• [Task item]: Each line from the line containing "What is the percent ionization of hydrazoic" through the last line of the entries is to be reproduced exactly as it stands.
───── Available data
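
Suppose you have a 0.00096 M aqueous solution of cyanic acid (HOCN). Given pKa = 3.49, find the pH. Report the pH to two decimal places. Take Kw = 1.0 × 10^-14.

HOCN ⇌ OCN- + H+
Ka = 10^(−3.49) = 3.24 × 10^-4
From the ICE table, Ka = x²/(0.00096 − x) = 3.24 × 10^-4.
Here C₀/Ka ≈ 2.96, so the small-x approximation fails. Use the quadratic:
x = [−0.000324 + √(0.000324² + 1.24e-06)]/2 = 4.19 × 10^-4 M
pH = −log[H+] = −log(4.19 × 10^-4) = 3.38

pH = 3.38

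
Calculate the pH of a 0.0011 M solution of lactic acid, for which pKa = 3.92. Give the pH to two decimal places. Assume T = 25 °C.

pH = 3.51

CH3CH(OH)COOH ⇌ CH3CH(OH)COO- + H+
Ka = 10^(−3.92) = 1.20 × 10^-4
From the ICE table, Ka = [H+]²/(0.0011 − [H+]) = 1.20 × 10^-4.
Here C₀/Ka ≈ 9.17, so the small-[H+] approximation fails. Use the quadratic:
[H+] = [−0.00012 + √(0.00012² + 5.28e-07)]/2 = 3.08 × 10^-4 M
pH = −log(3.08 × 10^-4) = 3.51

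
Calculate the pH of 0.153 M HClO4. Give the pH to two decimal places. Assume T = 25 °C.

pH = 0.82

HClO4 is a strong acid and dissociates completely, so [H+] = 0.153 M.
pH = -log(0.153) = 0.82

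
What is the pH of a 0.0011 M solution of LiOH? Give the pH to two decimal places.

pH = 11.04

LiOH is a strong base; [OH-] = 0.0011 M.
pOH = -log(0.0011) = 2.96
pH = 14.00 - 2.96 = 11.04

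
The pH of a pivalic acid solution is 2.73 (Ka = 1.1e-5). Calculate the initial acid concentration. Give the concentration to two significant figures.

[H+] = 10^(-2.73) = 1.86 × 10^-3 M = x
Ka = x²/(C₀ − x) ⇒ C₀ = x + x²/Ka
C₀ = 1.86 × 10^-3 + (1.86 × 10^-3)²/(1.1 × 10^-5) = 3.16 × 10^-1 M

C₀ = 3.2 × 10^-1 M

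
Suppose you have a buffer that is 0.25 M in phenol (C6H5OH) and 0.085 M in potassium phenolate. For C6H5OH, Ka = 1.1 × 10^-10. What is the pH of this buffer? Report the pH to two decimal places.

pH = 9.49

pKa = −log(1.1 × 10^-10) = 9.959
Using pH = pKa + log([base]/[acid]) with [base]/[acid] = 0.085/0.25:
pH = 9.959 + (-0.469) = 9.49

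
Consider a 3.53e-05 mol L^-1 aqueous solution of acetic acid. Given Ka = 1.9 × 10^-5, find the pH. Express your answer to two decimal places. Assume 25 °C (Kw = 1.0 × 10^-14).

pH = 4.74

CH3COOH ⇌ CH3COO- + H+
Let x = [H+] at equilibrium. Ka = x²/(3.53e-05 − x).
The 5% rule fails; solving x² + Ka·x − Ka·C₀ = 0 exactly:
x = (−Ka + √(Ka² + 4·Ka·C₀))/2 = 1.81 × 10^-5 M
pH = −log[H+] = −log(1.81 × 10^-5) = 4.74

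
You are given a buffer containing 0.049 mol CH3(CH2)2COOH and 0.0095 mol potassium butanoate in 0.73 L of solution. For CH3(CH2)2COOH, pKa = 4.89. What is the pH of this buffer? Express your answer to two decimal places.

pH = 4.18

Henderson–Hasselbalch: pH = pKa + log([CH3(CH2)2COO-]/[CH3(CH2)2COOH]) = 4.89 + log(0.0095/0.049)
pH = 4.89 + (-0.712) = 4.18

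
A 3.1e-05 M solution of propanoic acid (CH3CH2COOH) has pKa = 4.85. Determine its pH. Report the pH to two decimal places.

CH3CH2COOH ⇌ CH3CH2COO- + H+
Ka = 10^(−4.85) = 1.41 × 10^-5
From the ICE table, Ka = [H+]²/(3.1e-05 − [H+]) = 1.41 × 10^-5.
[H+] is not negligible relative to C₀; solve [H+]² + 1.41e-05·[H+] − 4.37e-10 = 0.
[H+] = [−1.41e-05 + √(1.41e-05² + 1.75e-09)]/2 = 1.50 × 10^-5 M
pH = −log(1.50 × 10^-5) = 4.82

pH = 4.82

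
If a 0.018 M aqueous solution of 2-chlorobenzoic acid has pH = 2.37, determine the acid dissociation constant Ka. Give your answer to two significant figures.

[H+] = 10^(-2.37) = 4.27 × 10^-3 M
At equilibrium [HA] = 0.018 − 4.27 × 10^-3 = 1.37 × 10^-2 M
Ka = [H+][A-]/[HA] = (4.27 × 10^-3)² / 1.37 × 10^-2 = 1.3 × 10^-3

Ka = 1.3 × 10^-3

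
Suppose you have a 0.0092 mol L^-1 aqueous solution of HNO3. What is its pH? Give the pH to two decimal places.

HNO3 is a strong acid and dissociates completely, so [H+] = 0.0092 M.
pH = -log(0.0092) = 2.04

pH = 2.04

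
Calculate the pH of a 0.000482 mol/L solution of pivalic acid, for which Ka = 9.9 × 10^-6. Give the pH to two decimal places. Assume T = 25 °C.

pH = 4.19

(CH3)3CCOOH ⇌ (CH3)3CCOO- + H+
Ka = [H+]²/(0.000482 − [H+]) = 9.9 × 10^-6
[H+] is not negligible relative to C₀; solve [H+]² + 9.9e-06·[H+] − 4.77e-09 = 0.
[H+] = (−Ka + √(Ka² + 4·Ka·C₀))/2 = 6.43 × 10^-5 M
pH = −log(6.43 × 10^-5) = 4.19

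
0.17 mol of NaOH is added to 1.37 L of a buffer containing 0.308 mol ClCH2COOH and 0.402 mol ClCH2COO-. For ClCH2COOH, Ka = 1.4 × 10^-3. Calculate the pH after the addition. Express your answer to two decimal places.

pH = 3.47

After neutralization: n(ClCH2COOH) = 0.138 mol, n(ClCH2COO-) = 0.572 mol.
pKa = −log(1.4 × 10^-3) = 2.854
pH = pKa + log(n_ClCH2COO-/n_ClCH2COOH) = 2.854 + log(0.572/0.138) = 2.854 + (+0.618)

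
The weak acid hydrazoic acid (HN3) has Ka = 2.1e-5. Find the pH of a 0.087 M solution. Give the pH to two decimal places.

HN3 ⇌ N3- + H+
From the ICE table, Ka = [H+]²/(0.087 − [H+]) = 2.1 × 10^-5.
Neglecting [H+] in the denominator: [H+] = √(2.1 × 10^-5 × 0.087) = 1.35 × 10^-3 M
pH = −log[H+] = −log(1.35 × 10^-3) = 2.87

pH = 2.87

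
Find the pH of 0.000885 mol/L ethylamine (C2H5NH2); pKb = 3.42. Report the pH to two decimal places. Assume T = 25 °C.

C2H5NH2 + H2O ⇌ C2H5NH3+ + OH-
Kb = 10^(−3.42) = 3.80 × 10^-4
From the ICE table, Kb = x²/(0.000885 − x) = 3.80 × 10^-4.
Here C₀/Kb ≈ 2.33, so the small-x approximation fails. Use the quadratic:
x = [−0.00038 + √(0.00038² + 1.35e-06)]/2 = 4.20 × 10^-4 M
pOH = −log(4.20 × 10^-4) = 3.38; pH = 14.00 − 3.38 = 10.62

pH = 10.62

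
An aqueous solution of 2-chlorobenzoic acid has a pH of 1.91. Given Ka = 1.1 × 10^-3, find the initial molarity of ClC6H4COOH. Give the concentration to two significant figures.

C₀ = 1.5 × 10^-1 M

[H+] = 10^(-1.91) = 1.23 × 10^-2 M = x
Ka = x²/(C₀ − x) ⇒ C₀ = x + x²/Ka
C₀ = 1.23 × 10^-2 + (1.23 × 10^-2)²/(1.1 × 10^-3) = 1.50 × 10^-1 M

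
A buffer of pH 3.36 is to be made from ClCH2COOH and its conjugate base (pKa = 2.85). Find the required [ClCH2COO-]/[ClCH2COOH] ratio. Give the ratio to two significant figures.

ratio = 3.2

pH = pKa + log(r) ⇒ log(r) = 3.36 − 2.85 = +0.51
r = [ClCH2COO-]/[ClCH2COOH] = 10^(+0.51) = 3.24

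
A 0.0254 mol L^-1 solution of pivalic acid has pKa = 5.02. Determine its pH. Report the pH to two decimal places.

pH = 3.31

(CH3)3CCOOH ⇌ (CH3)3CCOO- + H+
Ka = 10^(−5.02) = 9.55 × 10^-6
Ka = [H+]²/(0.0254 − [H+]) = 9.55 × 10^-6
Since Ka ≪ C₀, [H+] ≈ √(Ka·C₀) = 4.93 × 10^-4 M.
Check: 1.9% ionized — well under 5%, approximation valid.
pH = −log[H+] = −log(4.93 × 10^-4) = 3.31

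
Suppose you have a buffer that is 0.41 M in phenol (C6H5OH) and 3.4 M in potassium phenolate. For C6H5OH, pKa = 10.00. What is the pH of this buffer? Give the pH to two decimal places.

pH = 10.92

pH = pKa + log([A⁻]/[HA]) = 10.00 + log(3.4/0.41)
pH = 10.00 + (+0.919) = 10.92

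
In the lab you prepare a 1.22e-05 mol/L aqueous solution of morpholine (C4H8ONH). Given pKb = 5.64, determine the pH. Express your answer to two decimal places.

pH = 8.63

C4H8ONH + H2O ⇌ C4H8ONH2+ + OH-
Kb = 10^(−5.64) = 2.29 × 10^-6
Kb = [OH-]²/(1.22e-05 − [OH-]) = 2.29 × 10^-6
[OH-] is not negligible relative to C₀; solve [OH-]² + 2.29e-06·[OH-] − 2.79e-11 = 0.
[OH-] = (−Kb + √(Kb² + 4·Kb·C₀))/2 = 4.26 × 10^-6 M
pOH = 5.37, so pH = 14.00 − pOH = 8.63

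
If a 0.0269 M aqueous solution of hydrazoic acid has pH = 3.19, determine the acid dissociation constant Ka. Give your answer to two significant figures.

Ka = 1.6 × 10^-5

[H+] = 10^(-3.19) = 6.46 × 10^-4 M
At equilibrium [HA] = 0.0269 − 6.46 × 10^-4 = 2.63 × 10^-2 M
Ka = [H+][A-]/[HA] = (6.46 × 10^-4)² / 2.63 × 10^-2 = 1.6 × 10^-5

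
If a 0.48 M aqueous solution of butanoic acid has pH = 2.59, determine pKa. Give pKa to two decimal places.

[H+] = 10^(-2.59) = 2.57 × 10^-3 M
At equilibrium [HA] = 0.48 − 2.57 × 10^-3 = 4.77 × 10^-1 M
Ka = [H+][A-]/[HA] = (2.57 × 10^-3)² / 4.77 × 10^-1 = 1.38 × 10^-5
pKa = -log(1.38 × 10^-5) = 4.86

pKa = 4.86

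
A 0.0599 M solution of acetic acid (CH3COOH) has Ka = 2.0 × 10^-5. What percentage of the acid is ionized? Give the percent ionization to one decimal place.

1.8%

CH3COOH ⇌ CH3COO- + H+; let x = [H+] at equilibrium.
x ≈ √(Ka·C₀) = √(2.0 × 10^-5 × 0.0599) = 1.09 × 10^-3 M
% ionization = x/C₀ × 100% = 1.09 × 10^-3/0.0599 × 100% = 1.8%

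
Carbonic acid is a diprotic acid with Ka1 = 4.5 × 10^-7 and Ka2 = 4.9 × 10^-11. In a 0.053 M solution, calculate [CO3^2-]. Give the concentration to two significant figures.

First ionization gives [H+] ≈ [HCO3-] = 1.54 × 10^-4 M.
Second step: Ka2 = [H+][CO3^2-]/[HCO3-] ≈ [CO3^2-] (since [H+] ≈ [HCO3-]).
So [CO3^2-] ≈ Ka2.

4.9 × 10^-11 M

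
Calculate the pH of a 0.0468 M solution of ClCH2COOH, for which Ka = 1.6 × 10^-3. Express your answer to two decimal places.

pH = 2.10

ClCH2COOH ⇌ ClCH2COO- + H+
From the ICE table, Ka = x²/(0.0468 − x) = 1.6 × 10^-3.
The 5% rule fails; solving x² + Ka·x − Ka·C₀ = 0 exactly:
x = (−Ka + √(Ka² + 4·Ka·C₀))/2 = 7.89 × 10^-3 M
pH = −log[H+] = −log(7.89 × 10^-3) = 2.10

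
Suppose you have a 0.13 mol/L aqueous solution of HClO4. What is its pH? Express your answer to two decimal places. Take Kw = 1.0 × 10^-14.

HClO4 is a strong acid and dissociates completely, so [H+] = 0.13 M.
pH = -log(0.13) = 0.89

pH = 0.89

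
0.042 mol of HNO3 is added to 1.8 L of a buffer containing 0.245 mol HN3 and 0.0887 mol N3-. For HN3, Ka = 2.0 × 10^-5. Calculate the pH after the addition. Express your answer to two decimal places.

pH = 3.91

After neutralization: n(HN3) = 0.287 mol, n(N3-) = 0.0467 mol.
pKa = −log(2.0 × 10^-5) = 4.699
pH = pKa + log(n_N3-/n_HN3) = 4.699 + log(0.0467/0.287) = 4.699 + (-0.789)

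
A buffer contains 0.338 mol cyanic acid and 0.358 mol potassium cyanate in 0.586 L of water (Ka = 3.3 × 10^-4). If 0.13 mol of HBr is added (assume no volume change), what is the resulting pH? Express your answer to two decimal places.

Added H+ converts OCN- to HOCN: HOCN → 0.468 mol, OCN- → 0.228 mol.
pKa = −log(3.3 × 10^-4) = 3.481
Henderson–Hasselbalch with mole ratio 0.228/0.468: pH = 3.481 + (-0.312)

pH = 3.17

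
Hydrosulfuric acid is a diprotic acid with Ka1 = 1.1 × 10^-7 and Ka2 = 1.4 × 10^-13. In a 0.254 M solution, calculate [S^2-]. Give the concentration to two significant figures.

First ionization gives [H+] ≈ [HS-] = 1.67 × 10^-4 M.
Second step: Ka2 = [H+][S^2-]/[HS-] ≈ [S^2-] (since [H+] ≈ [HS-]).
So [S^2-] ≈ Ka2.

1.4 × 10^-13 M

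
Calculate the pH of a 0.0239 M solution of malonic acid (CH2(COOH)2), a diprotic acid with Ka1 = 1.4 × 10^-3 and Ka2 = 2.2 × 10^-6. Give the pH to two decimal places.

Since Ka1 ≫ Ka2, the first ionization dominates [H+].
Ka1 = x²/(0.0239 − x) = 1.4 × 10^-3
Solving the quadratic: x = (−Ka1 + √(Ka1² + 4·Ka1·C₀))/2 = 5.13 × 10^-3 M
pH = −log(5.13 × 10^-3) = 2.29

pH = 2.29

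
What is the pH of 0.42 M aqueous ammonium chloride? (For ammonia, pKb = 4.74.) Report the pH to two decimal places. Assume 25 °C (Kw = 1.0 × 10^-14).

NH4+ is the conjugate acid of the weak base NH3.
Kb = 10^(−4.74) = 1.82 × 10^-5
Ka = Kw/Kb = 1.0×10^-14 / 1.82 × 10^-5 = 5.49 × 10^-10
From the ICE table, Ka = [H+]²/(0.42 − [H+]) = 5.49 × 10^-10.
Assume [H+] ≪ 0.42: [H+] ≈ √(5.49 × 10^-10 × 0.42) = 1.52 × 10^-5 M
([H+]/C₀ = 0.0036% < 5%, so the approximation holds.)
pH = −log[H+] = −log(1.52 × 10^-5) = 4.82

pH = 4.82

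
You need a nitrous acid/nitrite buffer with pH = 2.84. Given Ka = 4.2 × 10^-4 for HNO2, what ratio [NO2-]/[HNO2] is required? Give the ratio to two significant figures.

ratio = 0.29

pKa = -log(4.2 × 10^-4) = 3.377
pH = pKa + log(r) ⇒ log(r) = 2.84 − 3.377 = -0.537
r = [NO2-]/[HNO2] = 10^(-0.537) = 0.29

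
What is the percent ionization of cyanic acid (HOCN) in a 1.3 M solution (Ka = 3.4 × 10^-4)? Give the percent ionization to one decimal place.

HOCN ⇌ OCN- + H+; let x = [H+] at equilibrium.
x ≈ √(Ka·C₀) = √(3.4 × 10^-4 × 1.3) = 2.10 × 10^-2 M
Fraction ionized = 2.10 × 10^-2 / 1.3 = 0.0162 → 1.6%

1.6%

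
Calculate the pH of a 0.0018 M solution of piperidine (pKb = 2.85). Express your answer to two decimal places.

pH = 11.02

C5H10NH + H2O ⇌ C5H10NH2+ + OH-
Kb = 10^(−2.85) = 1.41 × 10^-3
From the ICE table, Kb = x²/(0.0018 − x) = 1.41 × 10^-3.
Here C₀/Kb ≈ 1.28, so the small-x approximation fails. Use the quadratic:
x = (−Kb + √(Kb² + 4·Kb·C₀))/2 = 1.04 × 10^-3 M
pOH = 2.98, so pH = 14.00 − pOH = 11.02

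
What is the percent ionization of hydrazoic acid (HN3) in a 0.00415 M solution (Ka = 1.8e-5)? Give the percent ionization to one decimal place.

HN3 ⇌ N3- + H+; let x = [H+] at equilibrium.
Solve x² + 1.8e-05x − 7.47e-08 = 0 → x = 2.64 × 10^-4 M
Fraction ionized = 2.64 × 10^-4 / 0.00415 = 0.0636 → 6.4%

6.4%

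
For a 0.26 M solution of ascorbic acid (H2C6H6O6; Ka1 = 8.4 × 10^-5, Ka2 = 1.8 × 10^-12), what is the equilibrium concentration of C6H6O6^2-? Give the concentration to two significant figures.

1.8 × 10^-12 M

First ionization gives [H+] ≈ [HC6H6O6-] = 4.67 × 10^-3 M.
Second step: Ka2 = [H+][C6H6O6^2-]/[HC6H6O6-] ≈ [C6H6O6^2-] (since [H+] ≈ [HC6H6O6-]).
So [C6H6O6^2-] ≈ Ka2.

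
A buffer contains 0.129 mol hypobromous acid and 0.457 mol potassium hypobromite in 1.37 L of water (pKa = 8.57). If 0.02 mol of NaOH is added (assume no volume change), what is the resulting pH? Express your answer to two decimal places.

pH = 9.21

OH- converts HOBr to OBr-: HOBr → 0.109 mol, OBr- → 0.477 mol.
Henderson–Hasselbalch with mole ratio 0.477/0.109: pH = 8.57 + (+0.641)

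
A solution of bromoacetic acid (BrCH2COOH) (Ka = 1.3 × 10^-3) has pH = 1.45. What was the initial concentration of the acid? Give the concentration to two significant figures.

[H+] = 10^(-1.45) = 3.55 × 10^-2 M = x
Ka = x²/(C₀ − x) ⇒ C₀ = x + x²/Ka
C₀ = 3.55 × 10^-2 + (3.55 × 10^-2)²/(1.3 × 10^-3) = 1.00 M

C₀ = 1.0 M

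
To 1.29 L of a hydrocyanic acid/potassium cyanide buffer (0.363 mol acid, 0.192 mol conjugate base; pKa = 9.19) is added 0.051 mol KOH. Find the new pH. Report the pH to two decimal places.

After neutralization: n(HCN) = 0.312 mol, n(CN-) = 0.243 mol.
pH = pKa + log([A⁻]/[HA]) = 9.19 + log(0.243/0.312) = 9.19 -0.109

pH = 9.08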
──────────
• [Written response]:
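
What is the percent ionization of hydrazoic acid (HN3) in a 0.00415 M solution (Ka = 1.8e-5)? Give the percent ionization to one decimal place.

HN3 ⇌ N3- + H+; let x = [H+] at equilibrium.
Solve x² + 1.8e-05x − 7.47e-08 = 0 → x = 2.64 × 10^-4 M
Fraction ionized = 2.64 × 10^-4 / 0.00415 = 0.0636 → 6.4%

6.4%

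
For a 0.26 M solution of ascorbic acid (H2C6H6O6; Ka1 = 8.4 × 10^-5, Ka2 = 1.8 × 10^-12), what is the equilibrium concentration of C6H6O6^2-? Give the concentration to two significant figures.

1.8 × 10^-12 M

First ionization gives [H+] ≈ [HC6H6O6-] = 4.67 × 10^-3 M.
Second step: Ka2 = [H+][C6H6O6^2-]/[HC6H6O6-] ≈ [C6H6O6^2-] (since [H+] ≈ [HC6H6O6-]).
So [C6H6O6^2-] ≈ Ka2.

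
A buffer contains 0.129 mol hypobromous acid and 0.457 mol potassium hypobromite in 1.37 L of water (pKa = 8.57). If 0.02 mol of NaOH is added (assume no volume change), what is the resulting pH? Express your answer to two decimal places.

pH = 9.21

OH- converts HOBr to OBr-: HOBr → 0.109 mol, OBr- → 0.477 mol.
Henderson–Hasselbalch with mole ratio 0.477/0.109: pH = 8.57 + (+0.641)

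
A solution of bromoacetic acid (BrCH2COOH) (Ka = 1.3 × 10^-3) has pH = 1.45. What was the initial concentration of the acid? Give the concentration to two significant figures.

[H+] = 10^(-1.45) = 3.55 × 10^-2 M = x
Ka = x²/(C₀ − x) ⇒ C₀ = x + x²/Ka
C₀ = 3.55 × 10^-2 + (3.55 × 10^-2)²/(1.3 × 10^-3) = 1.00 M

C₀ = 1.0 M

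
To 1.29 L of a hydrocyanic acid/potassium cyanide buffer (0.363 mol acid, 0.192 mol conjugate base; pKa = 9.19) is added 0.051 mol KOH. Find the new pH. Report the pH to two decimal places.

After neutralization: n(HCN) = 0.312 mol, n(CN-) = 0.243 mol.
pH = pKa + log([A⁻]/[HA]) = 9.19 + log(0.243/0.312) = 9.19 -0.109

pH = 9.08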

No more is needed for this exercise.